TASK STATEMENT: Find all the lines in the entries below that hold the word "relation" and copy them.

Dataset entries:

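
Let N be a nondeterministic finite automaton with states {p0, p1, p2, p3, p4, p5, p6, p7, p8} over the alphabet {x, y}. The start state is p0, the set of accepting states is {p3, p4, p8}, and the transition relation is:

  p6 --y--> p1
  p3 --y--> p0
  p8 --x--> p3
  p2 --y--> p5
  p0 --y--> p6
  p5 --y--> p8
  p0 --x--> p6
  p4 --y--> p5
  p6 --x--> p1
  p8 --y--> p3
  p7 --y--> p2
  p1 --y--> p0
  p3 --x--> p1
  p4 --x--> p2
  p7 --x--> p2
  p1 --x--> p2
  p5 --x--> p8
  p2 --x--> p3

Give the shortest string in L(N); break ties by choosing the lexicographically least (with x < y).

xxxx

A breadth-first search from p0 reaches an accepting state first via the path p0 → p6 → p1 → p2 → p3 on input xxxx.
No string of length < 4 is accepted (BFS exhausts all shorter strings without reaching an accepting state), and xxxx is the lexicographically least accepting string of length 4.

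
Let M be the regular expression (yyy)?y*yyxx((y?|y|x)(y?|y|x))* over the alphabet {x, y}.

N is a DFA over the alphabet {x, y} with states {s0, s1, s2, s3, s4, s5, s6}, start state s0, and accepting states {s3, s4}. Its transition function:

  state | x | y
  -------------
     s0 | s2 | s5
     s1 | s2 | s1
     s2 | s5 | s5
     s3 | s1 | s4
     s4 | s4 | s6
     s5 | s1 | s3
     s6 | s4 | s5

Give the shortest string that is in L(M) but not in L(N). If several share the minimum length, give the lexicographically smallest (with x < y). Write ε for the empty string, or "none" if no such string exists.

yyxx

The string yyxx is accepted by M but not by N.
No shorter string lies in the difference, and yyxx is the lexicographically first length-4 string in L(M) \ L(N).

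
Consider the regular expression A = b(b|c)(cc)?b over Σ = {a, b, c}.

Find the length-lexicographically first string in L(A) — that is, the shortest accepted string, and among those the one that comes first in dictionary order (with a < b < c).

By inspection of the expression, no string of length less than 3 matches, and bbb is the lexicographically first match of length 3.

bbb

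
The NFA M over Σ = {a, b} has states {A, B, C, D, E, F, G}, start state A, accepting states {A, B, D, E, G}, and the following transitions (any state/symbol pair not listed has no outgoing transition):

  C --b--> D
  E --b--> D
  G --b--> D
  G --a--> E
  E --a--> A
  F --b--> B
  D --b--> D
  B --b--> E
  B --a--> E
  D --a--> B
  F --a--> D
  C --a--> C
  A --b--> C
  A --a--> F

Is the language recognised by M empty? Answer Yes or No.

The empty string ε is accepted: the run A ends in the accepting state A.
Since at least one string is accepted, L(M) is not empty.

No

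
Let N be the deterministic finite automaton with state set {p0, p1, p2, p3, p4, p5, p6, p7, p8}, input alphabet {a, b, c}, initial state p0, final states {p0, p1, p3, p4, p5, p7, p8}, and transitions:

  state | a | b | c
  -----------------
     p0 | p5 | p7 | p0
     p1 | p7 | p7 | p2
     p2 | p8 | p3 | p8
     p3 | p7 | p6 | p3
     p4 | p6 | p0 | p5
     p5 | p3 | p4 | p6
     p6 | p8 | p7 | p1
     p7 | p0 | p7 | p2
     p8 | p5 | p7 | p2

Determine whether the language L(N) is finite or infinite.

State p0 is reachable from the start and can reach an accepting state, and it lies on the cycle p0 → p0.
Traversing that cycle any number of times yields accepted strings of unbounded length, so the language is infinite.

infinite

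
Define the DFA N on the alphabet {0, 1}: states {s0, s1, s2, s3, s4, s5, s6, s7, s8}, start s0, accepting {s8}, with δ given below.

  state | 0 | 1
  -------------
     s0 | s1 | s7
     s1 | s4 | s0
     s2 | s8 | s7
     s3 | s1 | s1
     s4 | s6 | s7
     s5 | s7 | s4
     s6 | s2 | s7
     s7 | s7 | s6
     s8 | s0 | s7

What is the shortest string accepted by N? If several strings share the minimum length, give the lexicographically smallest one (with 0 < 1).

A breadth-first search from s0 reaches an accepting state first via the path s0 → s7 → s6 → s2 → s8 on input 1100.
No string of length < 4 is accepted (BFS exhausts all shorter strings without reaching an accepting state), and 1100 is the lexicographically least accepting string of length 4.

1100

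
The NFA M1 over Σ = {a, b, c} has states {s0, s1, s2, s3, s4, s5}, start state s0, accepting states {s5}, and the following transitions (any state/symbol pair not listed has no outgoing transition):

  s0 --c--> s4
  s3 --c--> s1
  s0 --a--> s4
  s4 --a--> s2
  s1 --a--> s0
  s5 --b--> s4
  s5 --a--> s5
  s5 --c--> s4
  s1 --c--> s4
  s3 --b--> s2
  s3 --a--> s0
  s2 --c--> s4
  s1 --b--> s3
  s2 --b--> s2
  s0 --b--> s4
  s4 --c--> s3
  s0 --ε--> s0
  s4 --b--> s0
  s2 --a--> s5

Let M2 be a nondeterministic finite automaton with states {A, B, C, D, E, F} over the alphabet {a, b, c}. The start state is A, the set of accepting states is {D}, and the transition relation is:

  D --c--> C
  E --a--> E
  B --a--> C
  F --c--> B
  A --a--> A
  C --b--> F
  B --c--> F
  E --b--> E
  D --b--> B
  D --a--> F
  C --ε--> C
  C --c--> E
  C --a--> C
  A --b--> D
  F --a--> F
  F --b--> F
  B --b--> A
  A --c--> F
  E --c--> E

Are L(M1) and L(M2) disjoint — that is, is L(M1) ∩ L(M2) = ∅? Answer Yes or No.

Yes

Exploring the product automaton M1 × M2 from the start pair (s0, A), following both machines on each input symbol, reaches 30 state pairs: (s0, A), (s4, A), (s4, D), (s4, F), (s2, A), (s0, D), (s3, F), (s2, F), (s0, B), (s3, C), (s0, F), (s3, B), (s5, A), (s2, D), (s4, B), (s4, C), (s1, B), (s5, F), (s0, C), (s1, E), (s1, F), (s2, B), (s2, C), (s3, E), (s3, A), (s4, E), (s0, E), (s5, C), (s2, E), (s5, E).
M1 accepts in {s5} and M2 accepts in {D}; no reachable pair has both components accepting, so no string drives both machines to acceptance simultaneously and L(M1) ∩ L(M2) = ∅.
So no string is accepted by both, and the intersection is empty.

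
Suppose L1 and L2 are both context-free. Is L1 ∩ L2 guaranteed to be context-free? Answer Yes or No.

No

{aⁿbⁿcᵐ : m,n≥0} and {aᵐbⁿcⁿ : m,n≥0} are both context-free, but their intersection {aⁿbⁿcⁿ : n≥0} is not (pumping lemma).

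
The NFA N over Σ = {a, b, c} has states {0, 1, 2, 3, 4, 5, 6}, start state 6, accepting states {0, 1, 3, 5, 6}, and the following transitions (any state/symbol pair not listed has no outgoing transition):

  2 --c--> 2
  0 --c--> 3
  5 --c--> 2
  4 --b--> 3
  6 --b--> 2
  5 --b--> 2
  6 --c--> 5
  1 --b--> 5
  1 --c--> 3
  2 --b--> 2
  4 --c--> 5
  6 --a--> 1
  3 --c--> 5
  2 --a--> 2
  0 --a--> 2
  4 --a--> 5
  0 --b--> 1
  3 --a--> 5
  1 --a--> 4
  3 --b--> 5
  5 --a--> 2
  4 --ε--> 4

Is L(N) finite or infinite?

finite

The useful states (reachable from 6 and able to reach an accepting state) are {1, 3, 4, 5, 6}.
Restricted to these states the transition graph has no cycle, so every accepting path has bounded length and L is finite.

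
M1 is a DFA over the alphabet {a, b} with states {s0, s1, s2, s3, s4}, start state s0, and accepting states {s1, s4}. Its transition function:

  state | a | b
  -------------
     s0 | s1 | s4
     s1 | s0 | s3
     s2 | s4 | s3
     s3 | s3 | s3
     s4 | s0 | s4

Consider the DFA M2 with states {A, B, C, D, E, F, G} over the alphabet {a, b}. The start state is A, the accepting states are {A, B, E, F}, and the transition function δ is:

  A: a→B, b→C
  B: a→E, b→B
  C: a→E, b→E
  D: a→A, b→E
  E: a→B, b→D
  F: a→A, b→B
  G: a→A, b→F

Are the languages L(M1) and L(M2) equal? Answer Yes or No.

No

The string b is accepted by M1 but rejected by M2.
So L(M1) ≠ L(M2).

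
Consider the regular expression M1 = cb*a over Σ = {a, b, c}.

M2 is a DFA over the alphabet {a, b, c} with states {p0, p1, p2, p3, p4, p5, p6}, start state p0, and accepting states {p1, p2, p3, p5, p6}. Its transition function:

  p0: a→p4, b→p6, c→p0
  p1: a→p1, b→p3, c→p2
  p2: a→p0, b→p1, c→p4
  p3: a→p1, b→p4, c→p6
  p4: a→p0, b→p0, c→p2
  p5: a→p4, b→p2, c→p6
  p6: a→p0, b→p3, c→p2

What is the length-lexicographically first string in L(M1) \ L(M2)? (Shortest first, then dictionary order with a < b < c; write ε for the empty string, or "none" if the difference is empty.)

The string ca is accepted by M1 but not by M2.
No shorter string lies in the difference, and ca is the lexicographically first length-2 string in L(M1) \ L(M2).

ca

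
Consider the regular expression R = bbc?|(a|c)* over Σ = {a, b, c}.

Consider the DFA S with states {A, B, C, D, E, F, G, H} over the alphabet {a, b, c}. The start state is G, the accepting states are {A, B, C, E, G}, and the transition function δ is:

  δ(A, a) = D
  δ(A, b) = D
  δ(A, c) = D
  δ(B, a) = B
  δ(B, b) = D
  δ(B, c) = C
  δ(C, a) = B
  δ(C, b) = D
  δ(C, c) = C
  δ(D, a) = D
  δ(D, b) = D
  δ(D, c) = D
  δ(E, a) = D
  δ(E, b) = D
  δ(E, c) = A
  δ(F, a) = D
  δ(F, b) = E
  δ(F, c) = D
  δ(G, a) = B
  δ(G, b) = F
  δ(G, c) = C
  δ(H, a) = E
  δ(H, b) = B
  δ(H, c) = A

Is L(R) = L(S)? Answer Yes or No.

Yes

Converting the expression R to a DFA (subset construction, then merging equivalent states) gives the minimal DFA with states {r0, r1, r2, r3, r4, r5}, start state r0, accepting states {r0, r1, r4, r5} and transitions r0: a→r1, b→r2, c→r1; r1: a→r1, b→r3, c→r1; r2: a→r3, b→r4, c→r3; r3: a→r3, b→r3, c→r3; r4: a→r3, b→r3, c→r5; r5: a→r3, b→r3, c→r3.
Exploring the product automaton R × S from the start pair (r0, G), following both machines on each input symbol, reaches 7 state pairs: (r0, G), (r1, B), (r2, F), (r1, C), (r3, D), (r4, E), (r5, A).
R accepts in {r0, r1, r4, r5} and S accepts in {A, B, C, E, G}. In every reachable pair the two components are either both accepting — (r0, G), (r1, B), (r1, C), (r4, E), (r5, A) — or both non-accepting, so no string is accepted by exactly one of the machines: L(R) \ L(S) and L(S) \ L(R) are both empty.
Hence every string is accepted by R iff it is accepted by S, and the two languages coincide.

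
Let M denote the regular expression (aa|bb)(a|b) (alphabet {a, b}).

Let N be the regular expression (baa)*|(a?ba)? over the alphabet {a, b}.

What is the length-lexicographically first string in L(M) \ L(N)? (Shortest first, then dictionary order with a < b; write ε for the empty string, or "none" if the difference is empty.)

The string aaa is accepted by M but not by N.
No shorter string lies in the difference, and aaa is the lexicographically first length-3 string in L(M) \ L(N).

aaa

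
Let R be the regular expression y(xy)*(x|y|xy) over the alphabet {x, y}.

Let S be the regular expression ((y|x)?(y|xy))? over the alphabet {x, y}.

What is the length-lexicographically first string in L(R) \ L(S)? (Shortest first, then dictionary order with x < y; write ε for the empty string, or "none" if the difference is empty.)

yx

The string yx is accepted by R but not by S.
No shorter string lies in the difference, and yx is the lexicographically first length-2 string in L(R) \ L(S).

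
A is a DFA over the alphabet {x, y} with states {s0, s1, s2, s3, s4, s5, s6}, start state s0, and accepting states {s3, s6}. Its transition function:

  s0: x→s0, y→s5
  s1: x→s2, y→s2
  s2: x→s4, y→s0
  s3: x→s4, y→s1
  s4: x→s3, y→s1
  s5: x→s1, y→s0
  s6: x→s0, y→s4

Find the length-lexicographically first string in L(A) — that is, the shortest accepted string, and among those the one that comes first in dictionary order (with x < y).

yxxxx

A breadth-first search from s0 reaches an accepting state first via the path s0 → s5 → s1 → s2 → s4 → s3 on input yxxxx.
No string of length < 5 is accepted (BFS exhausts all shorter strings without reaching an accepting state), and yxxxx is the lexicographically least accepting string of length 5.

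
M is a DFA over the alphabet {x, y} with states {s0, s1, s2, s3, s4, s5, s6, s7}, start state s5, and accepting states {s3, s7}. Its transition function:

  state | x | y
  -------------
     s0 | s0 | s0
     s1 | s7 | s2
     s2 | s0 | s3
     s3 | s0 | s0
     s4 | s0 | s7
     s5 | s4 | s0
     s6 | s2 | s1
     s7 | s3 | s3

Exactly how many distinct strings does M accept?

3

The useful subgraph on states {s3, s4, s5, s7} is acyclic, so L(M) is finite; the longest accepting path visits 4 useful states, giving maximum string length 3.
Counting accepting paths from s5 by length: 1 of length 2, 2 of length 3. Total 3.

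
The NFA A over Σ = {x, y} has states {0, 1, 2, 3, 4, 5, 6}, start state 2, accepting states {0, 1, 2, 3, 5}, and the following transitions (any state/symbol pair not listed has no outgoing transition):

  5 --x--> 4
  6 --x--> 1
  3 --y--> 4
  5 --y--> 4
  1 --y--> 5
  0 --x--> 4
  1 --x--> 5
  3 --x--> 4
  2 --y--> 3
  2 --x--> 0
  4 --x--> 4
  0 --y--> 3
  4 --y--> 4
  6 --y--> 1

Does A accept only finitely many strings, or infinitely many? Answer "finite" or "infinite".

The useful states (reachable from 2 and able to reach an accepting state) are {0, 2, 3}.
Restricted to these states the transition graph has no cycle, so every accepting path has bounded length and L is finite.

finite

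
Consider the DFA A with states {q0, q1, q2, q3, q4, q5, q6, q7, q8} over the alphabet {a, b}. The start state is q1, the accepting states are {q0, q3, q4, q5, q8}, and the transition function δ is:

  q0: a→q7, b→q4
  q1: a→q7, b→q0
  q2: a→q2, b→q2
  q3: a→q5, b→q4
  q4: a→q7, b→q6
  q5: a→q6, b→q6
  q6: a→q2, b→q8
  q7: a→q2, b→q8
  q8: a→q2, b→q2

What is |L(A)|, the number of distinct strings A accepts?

The useful subgraph on states {q0, q1, q4, q6, q7, q8} is acyclic, so L(A) is finite; the longest accepting path visits 5 useful states, giving maximum string length 4.
Counting accepting paths from q1 by length: 1 of length 1, 2 of length 2, 1 of length 3, 2 of length 4. Total 6.

6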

TASK RESULT:
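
Let N be a nondeterministic finite automaton with states {p0, p1, p2, p3, p4, p5, p6, p7, p8} over the alphabet {x, y}. The start state is p0, the set of accepting states is {p3, p4, p8}, and the transition relation is:
Let M2 be a nondeterministic finite automaton with states {A, B, C, D, E, F} over the alphabet {a, b, c}. The start state is A, the set of accepting states is {D}, and the transition relation is: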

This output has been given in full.